**TASK PROMPT**
Every record is to be restated exactly, with nothing left out.
Start of MATERIAL PROVIDED
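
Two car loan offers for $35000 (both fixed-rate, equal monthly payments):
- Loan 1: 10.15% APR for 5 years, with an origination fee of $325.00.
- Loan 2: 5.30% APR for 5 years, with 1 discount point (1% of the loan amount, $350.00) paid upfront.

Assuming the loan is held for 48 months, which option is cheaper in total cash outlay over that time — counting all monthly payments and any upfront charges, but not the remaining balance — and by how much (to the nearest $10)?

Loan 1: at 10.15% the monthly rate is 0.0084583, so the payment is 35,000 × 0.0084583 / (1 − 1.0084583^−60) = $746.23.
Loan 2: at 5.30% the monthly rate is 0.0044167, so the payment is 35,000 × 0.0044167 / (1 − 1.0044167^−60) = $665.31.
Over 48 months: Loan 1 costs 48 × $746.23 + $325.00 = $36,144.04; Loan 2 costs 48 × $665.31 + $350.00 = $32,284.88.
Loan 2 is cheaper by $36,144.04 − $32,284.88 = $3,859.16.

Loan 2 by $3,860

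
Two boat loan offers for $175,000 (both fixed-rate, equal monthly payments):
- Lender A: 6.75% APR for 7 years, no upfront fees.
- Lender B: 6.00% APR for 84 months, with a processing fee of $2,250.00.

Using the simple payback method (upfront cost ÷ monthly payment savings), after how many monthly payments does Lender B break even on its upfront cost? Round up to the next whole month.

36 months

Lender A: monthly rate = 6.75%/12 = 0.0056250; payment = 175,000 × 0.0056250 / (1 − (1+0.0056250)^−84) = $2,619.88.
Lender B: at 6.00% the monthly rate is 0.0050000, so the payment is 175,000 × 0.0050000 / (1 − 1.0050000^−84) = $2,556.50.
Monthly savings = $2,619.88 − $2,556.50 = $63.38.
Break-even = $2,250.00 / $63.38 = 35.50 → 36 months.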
End of MATERIAL PROVIDED
**RESPONSE BOX**
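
Two car loan offers for $35000 (both fixed-rate, equal monthly payments):
- Loan 1: 10.15% APR for 5 years, with an origination fee of $325.00.
- Loan 2: 5.30% APR for 5 years, with 1 discount point (1% of the loan amount, $350.00) paid upfront.

Assuming the loan is held for 48 months, which option is cheaper in total cash outlay over that time — counting all monthly payments and any upfront charges, but not the remaining balance — and by how much (to the nearest $10)?

Loan 1: at 10.15% the monthly rate is 0.0084583, so the payment is 35,000 × 0.0084583 / (1 − 1.0084583^−60) = $746.23.
Loan 2: at 5.30% the monthly rate is 0.0044167, so the payment is 35,000 × 0.0044167 / (1 − 1.0044167^−60) = $665.31.
Over 48 months: Loan 1 costs 48 × $746.23 + $325.00 = $36,144.04; Loan 2 costs 48 × $665.31 + $350.00 = $32,284.88.
Loan 2 is cheaper by $36,144.04 − $32,284.88 = $3,859.16.

Loan 2 by $3,860

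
Two boat loan offers for $175,000 (both fixed-rate, equal monthly payments):
- Lender A: 6.75% APR for 7 years, no upfront fees.
- Lender B: 6.00% APR for 84 months, with a processing fee of $2,250.00.

Using the simple payback method (upfront cost ÷ monthly payment savings), after how many monthly payments does Lender B break even on its upfront cost? Round up to the next whole month.

36 months

Lender A: monthly rate = 6.75%/12 = 0.0056250; payment = 175,000 × 0.0056250 / (1 − (1+0.0056250)^−84) = $2,619.88.
Lender B: at 6.00% the monthly rate is 0.0050000, so the payment is 175,000 × 0.0050000 / (1 − 1.0050000^−84) = $2,556.50.
Monthly savings = $2,619.88 − $2,556.50 = $63.38.
Break-even = $2,250.00 / $63.38 = 35.50 → 36 months.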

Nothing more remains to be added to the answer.